**Dataset records:**
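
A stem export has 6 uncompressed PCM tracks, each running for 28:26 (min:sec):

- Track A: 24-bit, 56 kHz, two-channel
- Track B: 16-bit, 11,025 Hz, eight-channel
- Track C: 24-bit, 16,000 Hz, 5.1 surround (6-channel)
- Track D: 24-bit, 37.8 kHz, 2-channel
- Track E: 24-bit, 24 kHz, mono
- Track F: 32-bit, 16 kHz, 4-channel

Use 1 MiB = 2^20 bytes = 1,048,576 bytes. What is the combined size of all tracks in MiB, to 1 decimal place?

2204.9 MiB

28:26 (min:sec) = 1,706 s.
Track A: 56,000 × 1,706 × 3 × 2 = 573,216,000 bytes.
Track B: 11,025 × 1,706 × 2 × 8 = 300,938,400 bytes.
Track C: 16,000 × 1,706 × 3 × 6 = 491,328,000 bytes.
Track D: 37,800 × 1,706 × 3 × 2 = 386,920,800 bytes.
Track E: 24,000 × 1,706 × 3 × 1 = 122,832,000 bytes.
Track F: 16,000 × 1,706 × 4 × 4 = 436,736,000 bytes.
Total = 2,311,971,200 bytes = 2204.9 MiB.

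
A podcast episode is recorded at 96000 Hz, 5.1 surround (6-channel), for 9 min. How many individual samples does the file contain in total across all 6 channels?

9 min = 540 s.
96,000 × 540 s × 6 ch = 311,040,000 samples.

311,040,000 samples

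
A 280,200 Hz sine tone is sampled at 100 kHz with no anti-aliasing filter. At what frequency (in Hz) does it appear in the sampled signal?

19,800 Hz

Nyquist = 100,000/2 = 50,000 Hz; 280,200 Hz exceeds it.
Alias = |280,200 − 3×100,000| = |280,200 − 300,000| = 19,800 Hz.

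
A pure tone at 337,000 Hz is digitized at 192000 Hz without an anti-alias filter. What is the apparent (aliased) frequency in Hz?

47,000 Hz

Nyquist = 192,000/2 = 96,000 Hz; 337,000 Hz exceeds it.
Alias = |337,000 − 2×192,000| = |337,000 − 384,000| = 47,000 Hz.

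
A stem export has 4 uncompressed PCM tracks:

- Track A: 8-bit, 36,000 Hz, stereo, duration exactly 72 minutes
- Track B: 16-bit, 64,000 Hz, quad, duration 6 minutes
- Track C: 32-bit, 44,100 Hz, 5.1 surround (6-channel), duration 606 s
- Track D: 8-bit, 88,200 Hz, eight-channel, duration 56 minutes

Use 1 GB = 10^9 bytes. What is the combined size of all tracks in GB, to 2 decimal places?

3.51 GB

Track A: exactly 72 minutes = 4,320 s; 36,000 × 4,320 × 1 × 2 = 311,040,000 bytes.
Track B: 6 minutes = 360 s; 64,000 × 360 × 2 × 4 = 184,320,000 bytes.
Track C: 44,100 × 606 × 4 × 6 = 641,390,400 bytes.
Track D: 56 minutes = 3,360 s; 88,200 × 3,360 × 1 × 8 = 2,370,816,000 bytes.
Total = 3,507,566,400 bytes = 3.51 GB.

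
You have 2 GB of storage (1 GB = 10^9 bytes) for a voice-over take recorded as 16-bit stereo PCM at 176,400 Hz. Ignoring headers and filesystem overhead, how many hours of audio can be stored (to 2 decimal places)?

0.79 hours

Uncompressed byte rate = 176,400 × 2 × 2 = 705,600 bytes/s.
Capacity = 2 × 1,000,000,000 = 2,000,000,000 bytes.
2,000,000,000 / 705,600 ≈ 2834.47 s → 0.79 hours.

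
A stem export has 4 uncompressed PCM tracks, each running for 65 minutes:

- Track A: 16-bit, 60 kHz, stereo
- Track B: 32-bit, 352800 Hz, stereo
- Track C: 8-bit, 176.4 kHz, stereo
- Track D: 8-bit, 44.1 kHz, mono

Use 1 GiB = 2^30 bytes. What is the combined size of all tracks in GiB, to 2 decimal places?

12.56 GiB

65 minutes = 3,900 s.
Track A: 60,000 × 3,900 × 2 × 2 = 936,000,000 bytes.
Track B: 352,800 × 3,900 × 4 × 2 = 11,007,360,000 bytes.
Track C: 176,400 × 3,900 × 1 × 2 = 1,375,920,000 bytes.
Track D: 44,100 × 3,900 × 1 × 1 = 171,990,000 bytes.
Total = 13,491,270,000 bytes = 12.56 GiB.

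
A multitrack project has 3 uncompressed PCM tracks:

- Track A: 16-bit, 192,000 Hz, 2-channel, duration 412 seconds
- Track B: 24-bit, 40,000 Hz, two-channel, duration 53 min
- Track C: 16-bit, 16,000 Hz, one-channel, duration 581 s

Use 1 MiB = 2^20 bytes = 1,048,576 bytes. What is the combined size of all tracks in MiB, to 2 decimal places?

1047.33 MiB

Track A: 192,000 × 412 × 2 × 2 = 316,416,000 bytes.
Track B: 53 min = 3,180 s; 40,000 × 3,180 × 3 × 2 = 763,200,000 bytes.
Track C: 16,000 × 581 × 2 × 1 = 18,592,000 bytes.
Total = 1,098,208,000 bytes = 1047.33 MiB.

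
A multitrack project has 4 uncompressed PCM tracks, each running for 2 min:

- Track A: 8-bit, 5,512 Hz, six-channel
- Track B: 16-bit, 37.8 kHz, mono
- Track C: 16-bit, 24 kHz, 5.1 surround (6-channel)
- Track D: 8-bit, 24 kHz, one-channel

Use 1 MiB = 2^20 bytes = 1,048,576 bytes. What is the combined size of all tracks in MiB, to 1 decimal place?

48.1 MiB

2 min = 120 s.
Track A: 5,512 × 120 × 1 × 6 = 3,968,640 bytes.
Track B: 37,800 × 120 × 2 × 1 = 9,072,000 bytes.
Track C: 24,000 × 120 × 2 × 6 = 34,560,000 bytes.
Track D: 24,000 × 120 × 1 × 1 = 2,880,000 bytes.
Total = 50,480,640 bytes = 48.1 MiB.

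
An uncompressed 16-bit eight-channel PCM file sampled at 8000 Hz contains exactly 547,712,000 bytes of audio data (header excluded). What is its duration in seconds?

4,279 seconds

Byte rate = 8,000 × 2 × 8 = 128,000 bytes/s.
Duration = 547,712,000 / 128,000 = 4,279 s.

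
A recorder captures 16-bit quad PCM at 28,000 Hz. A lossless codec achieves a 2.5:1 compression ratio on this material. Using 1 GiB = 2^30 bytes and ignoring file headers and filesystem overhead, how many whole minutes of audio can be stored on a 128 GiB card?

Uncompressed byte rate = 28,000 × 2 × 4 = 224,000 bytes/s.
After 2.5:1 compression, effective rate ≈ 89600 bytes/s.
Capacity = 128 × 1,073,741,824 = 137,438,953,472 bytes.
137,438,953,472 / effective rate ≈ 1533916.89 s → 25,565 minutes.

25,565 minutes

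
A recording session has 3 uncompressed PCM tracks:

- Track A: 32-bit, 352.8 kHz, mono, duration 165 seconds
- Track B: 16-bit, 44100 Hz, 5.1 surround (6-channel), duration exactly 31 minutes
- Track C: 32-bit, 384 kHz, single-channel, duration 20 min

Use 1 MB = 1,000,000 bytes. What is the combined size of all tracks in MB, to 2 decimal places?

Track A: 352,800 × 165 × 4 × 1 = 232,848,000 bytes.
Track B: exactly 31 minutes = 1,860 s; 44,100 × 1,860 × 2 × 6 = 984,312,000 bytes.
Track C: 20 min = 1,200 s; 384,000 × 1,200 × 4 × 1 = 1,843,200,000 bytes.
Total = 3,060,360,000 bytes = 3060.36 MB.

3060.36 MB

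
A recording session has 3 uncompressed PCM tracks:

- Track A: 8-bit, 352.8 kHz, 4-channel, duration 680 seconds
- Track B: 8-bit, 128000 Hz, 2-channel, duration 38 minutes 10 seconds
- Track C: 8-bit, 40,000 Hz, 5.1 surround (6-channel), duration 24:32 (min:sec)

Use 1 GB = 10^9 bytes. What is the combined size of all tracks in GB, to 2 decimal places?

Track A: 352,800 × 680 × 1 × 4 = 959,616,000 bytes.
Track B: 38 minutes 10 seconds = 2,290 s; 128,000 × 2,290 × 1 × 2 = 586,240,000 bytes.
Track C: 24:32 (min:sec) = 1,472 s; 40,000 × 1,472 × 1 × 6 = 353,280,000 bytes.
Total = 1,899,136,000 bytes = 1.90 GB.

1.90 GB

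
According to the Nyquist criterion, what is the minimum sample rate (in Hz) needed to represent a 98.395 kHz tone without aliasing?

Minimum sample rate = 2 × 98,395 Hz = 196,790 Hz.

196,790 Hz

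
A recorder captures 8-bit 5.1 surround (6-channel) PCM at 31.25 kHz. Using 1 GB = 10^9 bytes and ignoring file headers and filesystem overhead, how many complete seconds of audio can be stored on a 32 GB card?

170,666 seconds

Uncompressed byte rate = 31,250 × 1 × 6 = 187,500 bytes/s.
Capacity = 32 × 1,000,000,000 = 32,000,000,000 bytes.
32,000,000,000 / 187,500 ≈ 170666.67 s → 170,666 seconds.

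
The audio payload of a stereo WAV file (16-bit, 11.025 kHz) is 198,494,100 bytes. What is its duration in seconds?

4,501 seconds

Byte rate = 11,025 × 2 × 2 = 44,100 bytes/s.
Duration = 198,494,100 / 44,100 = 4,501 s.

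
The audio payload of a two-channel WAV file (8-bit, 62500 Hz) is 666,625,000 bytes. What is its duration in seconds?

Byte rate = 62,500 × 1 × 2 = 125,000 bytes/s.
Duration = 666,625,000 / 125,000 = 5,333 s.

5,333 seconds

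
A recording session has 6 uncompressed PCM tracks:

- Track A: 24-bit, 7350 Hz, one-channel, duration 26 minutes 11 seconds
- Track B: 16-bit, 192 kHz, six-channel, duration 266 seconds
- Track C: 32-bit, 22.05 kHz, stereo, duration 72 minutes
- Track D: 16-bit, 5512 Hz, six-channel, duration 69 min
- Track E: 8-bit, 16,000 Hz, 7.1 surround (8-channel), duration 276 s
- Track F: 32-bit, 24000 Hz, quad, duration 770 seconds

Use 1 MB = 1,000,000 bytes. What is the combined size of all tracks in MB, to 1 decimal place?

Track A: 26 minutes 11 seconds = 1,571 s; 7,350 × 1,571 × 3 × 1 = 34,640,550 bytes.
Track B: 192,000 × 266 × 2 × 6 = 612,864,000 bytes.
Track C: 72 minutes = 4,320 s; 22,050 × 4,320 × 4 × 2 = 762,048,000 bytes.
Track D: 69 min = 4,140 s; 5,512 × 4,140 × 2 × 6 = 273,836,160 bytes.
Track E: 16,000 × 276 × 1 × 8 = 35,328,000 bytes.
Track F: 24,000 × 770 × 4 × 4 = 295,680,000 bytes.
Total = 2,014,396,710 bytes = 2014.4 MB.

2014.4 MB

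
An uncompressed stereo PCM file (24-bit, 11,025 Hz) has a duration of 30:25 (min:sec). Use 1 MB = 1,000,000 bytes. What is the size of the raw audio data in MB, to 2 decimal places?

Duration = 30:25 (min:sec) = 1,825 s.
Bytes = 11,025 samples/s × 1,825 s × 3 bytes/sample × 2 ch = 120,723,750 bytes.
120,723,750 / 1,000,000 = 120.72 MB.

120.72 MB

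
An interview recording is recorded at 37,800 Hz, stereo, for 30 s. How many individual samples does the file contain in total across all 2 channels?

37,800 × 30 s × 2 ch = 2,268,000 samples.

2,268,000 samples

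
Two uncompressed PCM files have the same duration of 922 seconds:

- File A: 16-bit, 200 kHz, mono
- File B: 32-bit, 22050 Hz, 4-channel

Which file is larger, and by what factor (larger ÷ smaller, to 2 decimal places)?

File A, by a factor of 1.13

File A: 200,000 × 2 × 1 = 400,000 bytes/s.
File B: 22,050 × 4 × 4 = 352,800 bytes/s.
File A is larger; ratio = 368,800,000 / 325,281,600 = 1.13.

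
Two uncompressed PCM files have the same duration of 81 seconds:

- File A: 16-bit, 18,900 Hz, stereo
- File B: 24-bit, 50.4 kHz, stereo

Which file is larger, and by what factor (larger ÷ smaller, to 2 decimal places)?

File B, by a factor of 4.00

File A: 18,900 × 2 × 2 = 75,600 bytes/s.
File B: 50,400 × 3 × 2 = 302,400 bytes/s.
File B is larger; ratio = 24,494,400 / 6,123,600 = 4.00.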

**Problem details:** The required output is every line above from the one with "- Track C: 16-bit, 16,000" down to the one with "- Track D: 8-bit, 24 kHz, one-channel", restated word for word, ends included.

**Solution to the problem:**
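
- Track C: 16-bit, 16,000 Hz, one-channel, duration 581 s

Use 1 MiB = 2^20 bytes = 1,048,576 bytes. What is the combined size of all tracks in MiB, to 2 decimal places?

1047.33 MiB

Track A: 192,000 × 412 × 2 × 2 = 316,416,000 bytes.
Track B: 53 min = 3,180 s; 40,000 × 3,180 × 3 × 2 = 763,200,000 bytes.
Track C: 16,000 × 581 × 2 × 1 = 18,592,000 bytes.
Total = 1,098,208,000 bytes = 1047.33 MiB.

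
A multitrack project has 4 uncompressed PCM tracks, each running for 2 min:

- Track A: 8-bit, 5,512 Hz, six-channel
- Track B: 16-bit, 37.8 kHz, mono
- Track C: 16-bit, 24 kHz, 5.1 surround (6-channel)
- Track D: 8-bit, 24 kHz, one-channel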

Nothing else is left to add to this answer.